Brief: Output the records that follow, with every character intact.

Records excerpted from a collection:

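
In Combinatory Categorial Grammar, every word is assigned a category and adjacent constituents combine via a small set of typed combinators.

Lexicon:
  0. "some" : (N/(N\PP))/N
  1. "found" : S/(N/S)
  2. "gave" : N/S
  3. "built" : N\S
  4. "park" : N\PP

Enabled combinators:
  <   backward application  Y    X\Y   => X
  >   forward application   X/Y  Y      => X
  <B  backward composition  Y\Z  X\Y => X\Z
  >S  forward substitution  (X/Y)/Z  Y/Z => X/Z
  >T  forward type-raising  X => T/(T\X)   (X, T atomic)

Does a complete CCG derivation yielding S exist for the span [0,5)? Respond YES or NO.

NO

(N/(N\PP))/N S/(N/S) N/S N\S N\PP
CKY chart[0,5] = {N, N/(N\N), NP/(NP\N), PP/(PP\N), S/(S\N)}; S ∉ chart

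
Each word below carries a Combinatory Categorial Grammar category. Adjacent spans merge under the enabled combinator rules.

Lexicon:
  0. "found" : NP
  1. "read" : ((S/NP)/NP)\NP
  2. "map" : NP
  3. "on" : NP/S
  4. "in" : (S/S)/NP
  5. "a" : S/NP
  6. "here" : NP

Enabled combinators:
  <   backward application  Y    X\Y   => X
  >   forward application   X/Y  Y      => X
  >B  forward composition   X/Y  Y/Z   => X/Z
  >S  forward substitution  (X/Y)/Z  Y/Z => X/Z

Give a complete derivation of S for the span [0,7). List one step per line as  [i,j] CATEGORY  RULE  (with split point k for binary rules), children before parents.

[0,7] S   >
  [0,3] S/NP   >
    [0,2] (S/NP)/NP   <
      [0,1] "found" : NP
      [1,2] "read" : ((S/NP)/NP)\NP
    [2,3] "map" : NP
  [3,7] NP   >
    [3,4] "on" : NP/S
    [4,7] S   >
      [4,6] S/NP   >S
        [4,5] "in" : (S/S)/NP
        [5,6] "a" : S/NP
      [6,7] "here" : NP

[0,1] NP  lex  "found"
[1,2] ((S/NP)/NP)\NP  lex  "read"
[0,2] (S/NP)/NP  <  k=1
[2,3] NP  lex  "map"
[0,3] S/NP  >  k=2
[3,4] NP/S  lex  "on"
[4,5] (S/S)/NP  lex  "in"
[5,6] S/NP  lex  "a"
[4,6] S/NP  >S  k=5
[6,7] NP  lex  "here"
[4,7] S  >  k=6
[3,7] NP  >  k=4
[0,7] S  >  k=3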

Answer box:
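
In Combinatory Categorial Grammar, every word is assigned a category and adjacent constituents combine via a small set of typed combinators.

Lexicon:
  0. "some" : (N/(N\PP))/N
  1. "found" : S/(N/S)
  2. "gave" : N/S
  3. "built" : N\S
  4. "park" : N\PP

Enabled combinators:
  <   backward application  Y    X\Y   => X
  >   forward application   X/Y  Y      => X
  <B  backward composition  Y\Z  X\Y => X\Z
  >S  forward substitution  (X/Y)/Z  Y/Z => X/Z
  >T  forward type-raising  X => T/(T\X)   (X, T atomic)

Does a complete CCG derivation yielding S exist for the span [0,5)? Respond YES or NO.

NO

(N/(N\PP))/N S/(N/S) N/S N\S N\PP
CKY chart[0,5] = {N, N/(N\N), NP/(NP\N), PP/(PP\N), S/(S\N)}; S ∉ chart

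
Each word below carries a Combinatory Categorial Grammar category. Adjacent spans merge under the enabled combinator rules.

Lexicon:
  0. "found" : NP
  1. "read" : ((S/NP)/NP)\NP
  2. "map" : NP
  3. "on" : NP/S
  4. "in" : (S/S)/NP
  5. "a" : S/NP
  6. "here" : NP

Enabled combinators:
  <   backward application  Y    X\Y   => X
  >   forward application   X/Y  Y      => X
  >B  forward composition   X/Y  Y/Z   => X/Z
  >S  forward substitution  (X/Y)/Z  Y/Z => X/Z

Give a complete derivation of S for the span [0,7). List one step per line as  [i,j] CATEGORY  RULE  (with split point k for binary rules), children before parents.

[0,7] S   >
  [0,3] S/NP   >
    [0,2] (S/NP)/NP   <
      [0,1] "found" : NP
      [1,2] "read" : ((S/NP)/NP)\NP
    [2,3] "map" : NP
  [3,7] NP   >
    [3,4] "on" : NP/S
    [4,7] S   >
      [4,6] S/NP   >S
        [4,5] "in" : (S/S)/NP
        [5,6] "a" : S/NP
      [6,7] "here" : NP

[0,1] NP  lex  "found"
[1,2] ((S/NP)/NP)\NP  lex  "read"
[0,2] (S/NP)/NP  <  k=1
[2,3] NP  lex  "map"
[0,3] S/NP  >  k=2
[3,4] NP/S  lex  "on"
[4,5] (S/S)/NP  lex  "in"
[5,6] S/NP  lex  "a"
[4,6] S/NP  >S  k=5
[6,7] NP  lex  "here"
[4,7] S  >  k=6
[3,7] NP  >  k=4
[0,7] S  >  k=3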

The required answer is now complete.